## To do
Find and copy each line in the material below where the string "tethered" occurs.

## Extracted entries
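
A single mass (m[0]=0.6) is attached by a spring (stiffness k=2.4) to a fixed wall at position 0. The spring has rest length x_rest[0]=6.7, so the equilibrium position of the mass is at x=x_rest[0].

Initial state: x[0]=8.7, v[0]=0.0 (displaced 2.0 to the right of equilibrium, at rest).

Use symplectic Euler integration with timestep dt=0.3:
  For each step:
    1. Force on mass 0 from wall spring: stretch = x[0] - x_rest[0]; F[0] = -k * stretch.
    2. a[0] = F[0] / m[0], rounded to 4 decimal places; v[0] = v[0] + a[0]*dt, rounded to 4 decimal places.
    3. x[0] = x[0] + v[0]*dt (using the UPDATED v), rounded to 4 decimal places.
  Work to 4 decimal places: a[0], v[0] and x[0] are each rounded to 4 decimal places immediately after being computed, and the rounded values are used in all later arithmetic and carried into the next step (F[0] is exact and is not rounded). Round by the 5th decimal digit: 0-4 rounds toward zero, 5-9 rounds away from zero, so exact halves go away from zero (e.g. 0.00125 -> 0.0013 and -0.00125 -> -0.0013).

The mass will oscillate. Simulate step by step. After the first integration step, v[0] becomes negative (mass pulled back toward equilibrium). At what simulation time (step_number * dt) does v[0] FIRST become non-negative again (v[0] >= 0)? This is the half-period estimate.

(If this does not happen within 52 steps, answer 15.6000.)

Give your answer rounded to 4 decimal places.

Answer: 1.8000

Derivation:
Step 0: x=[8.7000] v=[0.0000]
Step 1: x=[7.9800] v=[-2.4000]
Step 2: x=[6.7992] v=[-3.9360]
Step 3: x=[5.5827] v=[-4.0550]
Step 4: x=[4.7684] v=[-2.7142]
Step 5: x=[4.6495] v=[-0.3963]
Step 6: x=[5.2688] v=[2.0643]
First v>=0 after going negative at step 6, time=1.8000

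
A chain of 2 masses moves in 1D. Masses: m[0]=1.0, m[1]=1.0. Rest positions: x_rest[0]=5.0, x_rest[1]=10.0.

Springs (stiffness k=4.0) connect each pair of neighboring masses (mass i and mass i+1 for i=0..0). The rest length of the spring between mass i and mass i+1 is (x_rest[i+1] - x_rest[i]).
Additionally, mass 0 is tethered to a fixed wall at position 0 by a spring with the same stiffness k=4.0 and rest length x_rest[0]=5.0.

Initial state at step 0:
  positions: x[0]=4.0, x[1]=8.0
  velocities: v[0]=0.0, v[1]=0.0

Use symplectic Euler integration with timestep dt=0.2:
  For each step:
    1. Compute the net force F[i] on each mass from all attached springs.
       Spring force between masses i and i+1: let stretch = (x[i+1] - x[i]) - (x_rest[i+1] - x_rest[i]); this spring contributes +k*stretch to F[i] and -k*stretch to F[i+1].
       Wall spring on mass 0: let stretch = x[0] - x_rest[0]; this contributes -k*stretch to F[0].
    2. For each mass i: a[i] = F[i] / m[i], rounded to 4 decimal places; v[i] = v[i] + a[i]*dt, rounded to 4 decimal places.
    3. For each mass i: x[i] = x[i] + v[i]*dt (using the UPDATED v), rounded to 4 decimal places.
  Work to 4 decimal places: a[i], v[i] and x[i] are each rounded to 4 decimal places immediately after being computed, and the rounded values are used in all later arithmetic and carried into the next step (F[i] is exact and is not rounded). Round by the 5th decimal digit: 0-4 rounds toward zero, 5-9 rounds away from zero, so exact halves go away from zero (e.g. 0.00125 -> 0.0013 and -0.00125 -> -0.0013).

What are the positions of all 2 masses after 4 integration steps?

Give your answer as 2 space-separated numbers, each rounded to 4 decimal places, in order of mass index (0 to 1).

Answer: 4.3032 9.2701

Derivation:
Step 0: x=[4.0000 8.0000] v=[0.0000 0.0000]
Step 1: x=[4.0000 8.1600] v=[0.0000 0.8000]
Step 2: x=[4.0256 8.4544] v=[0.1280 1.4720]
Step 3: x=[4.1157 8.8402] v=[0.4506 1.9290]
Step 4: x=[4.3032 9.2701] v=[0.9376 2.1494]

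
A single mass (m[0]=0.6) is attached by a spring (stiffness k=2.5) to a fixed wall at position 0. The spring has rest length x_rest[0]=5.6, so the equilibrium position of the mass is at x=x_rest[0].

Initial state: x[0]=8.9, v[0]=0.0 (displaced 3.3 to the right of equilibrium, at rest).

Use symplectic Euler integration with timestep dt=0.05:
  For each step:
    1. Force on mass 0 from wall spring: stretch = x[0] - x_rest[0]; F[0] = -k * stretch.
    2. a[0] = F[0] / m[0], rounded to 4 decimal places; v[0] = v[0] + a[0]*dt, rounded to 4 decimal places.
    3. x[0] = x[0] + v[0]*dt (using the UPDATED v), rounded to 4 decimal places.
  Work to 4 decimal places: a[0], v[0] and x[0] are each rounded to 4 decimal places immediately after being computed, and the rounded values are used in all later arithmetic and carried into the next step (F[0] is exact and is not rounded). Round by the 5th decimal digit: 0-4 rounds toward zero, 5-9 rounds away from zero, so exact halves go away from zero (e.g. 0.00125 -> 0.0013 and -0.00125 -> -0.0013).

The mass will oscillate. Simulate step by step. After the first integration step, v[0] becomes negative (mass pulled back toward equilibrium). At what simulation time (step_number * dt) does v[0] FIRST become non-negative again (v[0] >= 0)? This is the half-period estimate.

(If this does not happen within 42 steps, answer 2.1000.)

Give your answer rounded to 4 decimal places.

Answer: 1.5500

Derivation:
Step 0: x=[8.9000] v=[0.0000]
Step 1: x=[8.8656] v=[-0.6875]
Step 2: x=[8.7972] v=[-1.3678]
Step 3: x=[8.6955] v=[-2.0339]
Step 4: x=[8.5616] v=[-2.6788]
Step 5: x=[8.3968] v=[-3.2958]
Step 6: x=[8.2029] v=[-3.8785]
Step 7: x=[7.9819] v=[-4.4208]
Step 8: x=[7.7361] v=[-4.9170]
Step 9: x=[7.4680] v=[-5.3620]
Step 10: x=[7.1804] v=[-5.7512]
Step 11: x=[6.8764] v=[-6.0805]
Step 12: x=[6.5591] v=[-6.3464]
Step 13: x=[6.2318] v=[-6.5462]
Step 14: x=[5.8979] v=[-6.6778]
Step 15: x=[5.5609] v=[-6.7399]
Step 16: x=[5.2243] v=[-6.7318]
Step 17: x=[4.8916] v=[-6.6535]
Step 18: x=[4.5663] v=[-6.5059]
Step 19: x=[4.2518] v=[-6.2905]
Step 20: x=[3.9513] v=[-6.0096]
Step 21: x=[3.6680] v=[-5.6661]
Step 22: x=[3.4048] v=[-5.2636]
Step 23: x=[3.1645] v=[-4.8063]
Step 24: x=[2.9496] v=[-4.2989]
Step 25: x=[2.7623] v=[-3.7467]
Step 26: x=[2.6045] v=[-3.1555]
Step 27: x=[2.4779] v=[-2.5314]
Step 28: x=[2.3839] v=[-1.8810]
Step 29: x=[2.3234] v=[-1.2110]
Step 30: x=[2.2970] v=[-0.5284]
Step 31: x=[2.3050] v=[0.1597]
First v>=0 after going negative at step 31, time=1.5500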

* * *

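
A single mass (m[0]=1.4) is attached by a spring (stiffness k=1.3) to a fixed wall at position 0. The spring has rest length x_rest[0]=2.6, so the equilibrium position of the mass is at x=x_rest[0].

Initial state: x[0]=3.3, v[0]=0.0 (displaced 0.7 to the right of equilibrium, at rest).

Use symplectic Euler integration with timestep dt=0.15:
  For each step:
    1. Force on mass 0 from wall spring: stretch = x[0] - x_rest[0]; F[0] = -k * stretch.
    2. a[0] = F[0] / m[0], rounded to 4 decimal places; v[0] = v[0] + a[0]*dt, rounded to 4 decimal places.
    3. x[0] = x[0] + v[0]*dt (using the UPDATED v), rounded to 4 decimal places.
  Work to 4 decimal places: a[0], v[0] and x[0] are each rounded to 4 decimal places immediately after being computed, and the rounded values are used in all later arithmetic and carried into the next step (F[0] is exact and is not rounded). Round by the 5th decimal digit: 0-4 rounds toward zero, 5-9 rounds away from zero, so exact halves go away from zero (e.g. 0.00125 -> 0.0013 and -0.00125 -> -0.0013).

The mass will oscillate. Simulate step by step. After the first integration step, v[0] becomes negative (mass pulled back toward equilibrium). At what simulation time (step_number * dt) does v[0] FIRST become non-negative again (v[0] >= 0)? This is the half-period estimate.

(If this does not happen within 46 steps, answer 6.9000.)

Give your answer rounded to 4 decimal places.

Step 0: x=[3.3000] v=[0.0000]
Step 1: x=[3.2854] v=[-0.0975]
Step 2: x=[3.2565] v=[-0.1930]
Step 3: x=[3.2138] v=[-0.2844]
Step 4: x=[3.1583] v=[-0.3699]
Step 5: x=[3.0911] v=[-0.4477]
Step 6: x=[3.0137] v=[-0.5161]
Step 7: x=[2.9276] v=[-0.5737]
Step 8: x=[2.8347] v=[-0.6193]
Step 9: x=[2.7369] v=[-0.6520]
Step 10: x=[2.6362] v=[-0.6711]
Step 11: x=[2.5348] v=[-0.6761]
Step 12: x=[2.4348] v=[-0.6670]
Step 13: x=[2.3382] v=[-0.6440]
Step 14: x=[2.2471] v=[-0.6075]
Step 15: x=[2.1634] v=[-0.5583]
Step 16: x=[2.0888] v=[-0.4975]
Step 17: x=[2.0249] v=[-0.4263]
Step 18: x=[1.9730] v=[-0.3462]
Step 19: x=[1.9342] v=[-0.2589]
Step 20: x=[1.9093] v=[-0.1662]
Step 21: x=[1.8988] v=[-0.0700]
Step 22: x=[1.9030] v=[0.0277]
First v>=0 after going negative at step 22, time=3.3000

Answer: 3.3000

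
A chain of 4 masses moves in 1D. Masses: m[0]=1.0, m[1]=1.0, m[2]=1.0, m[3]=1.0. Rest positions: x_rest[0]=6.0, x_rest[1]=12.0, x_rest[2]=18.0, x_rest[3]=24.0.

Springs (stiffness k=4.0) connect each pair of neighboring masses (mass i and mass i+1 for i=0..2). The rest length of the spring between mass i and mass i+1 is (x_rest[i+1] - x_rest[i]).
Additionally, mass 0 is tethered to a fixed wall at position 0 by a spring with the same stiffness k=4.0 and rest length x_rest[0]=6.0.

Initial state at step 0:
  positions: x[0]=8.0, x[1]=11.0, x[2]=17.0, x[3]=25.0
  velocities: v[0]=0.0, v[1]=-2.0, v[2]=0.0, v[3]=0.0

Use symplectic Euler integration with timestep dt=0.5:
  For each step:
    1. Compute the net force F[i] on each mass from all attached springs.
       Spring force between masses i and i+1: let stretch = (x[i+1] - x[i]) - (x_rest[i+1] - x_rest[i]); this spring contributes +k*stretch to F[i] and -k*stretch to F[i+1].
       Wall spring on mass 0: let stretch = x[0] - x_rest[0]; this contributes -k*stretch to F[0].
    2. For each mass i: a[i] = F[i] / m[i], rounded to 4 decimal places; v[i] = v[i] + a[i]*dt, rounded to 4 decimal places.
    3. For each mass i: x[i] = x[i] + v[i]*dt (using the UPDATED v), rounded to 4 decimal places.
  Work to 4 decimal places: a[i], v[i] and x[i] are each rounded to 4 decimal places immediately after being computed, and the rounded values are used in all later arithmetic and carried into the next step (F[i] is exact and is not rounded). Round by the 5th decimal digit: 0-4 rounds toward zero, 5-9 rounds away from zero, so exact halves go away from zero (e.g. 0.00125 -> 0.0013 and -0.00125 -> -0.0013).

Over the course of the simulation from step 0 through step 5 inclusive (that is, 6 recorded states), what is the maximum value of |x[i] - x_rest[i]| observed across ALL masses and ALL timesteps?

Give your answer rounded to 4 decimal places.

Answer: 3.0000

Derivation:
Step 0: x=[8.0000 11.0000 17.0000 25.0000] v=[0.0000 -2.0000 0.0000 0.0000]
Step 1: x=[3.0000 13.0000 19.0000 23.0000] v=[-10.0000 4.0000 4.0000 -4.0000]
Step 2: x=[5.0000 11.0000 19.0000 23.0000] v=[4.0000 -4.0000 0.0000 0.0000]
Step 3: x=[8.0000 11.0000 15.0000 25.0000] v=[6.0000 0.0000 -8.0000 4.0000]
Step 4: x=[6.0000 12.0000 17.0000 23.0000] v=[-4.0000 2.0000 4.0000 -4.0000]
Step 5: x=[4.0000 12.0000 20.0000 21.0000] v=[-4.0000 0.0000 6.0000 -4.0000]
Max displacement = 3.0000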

## Exercise result
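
Additionally, mass 0 is tethered to a fixed wall at position 0 by a spring with the same stiffness k=4.0 and rest length x_rest[0]=5.0.
Additionally, mass 0 is tethered to a fixed wall at position 0 by a spring with the same stiffness k=4.0 and rest length x_rest[0]=6.0.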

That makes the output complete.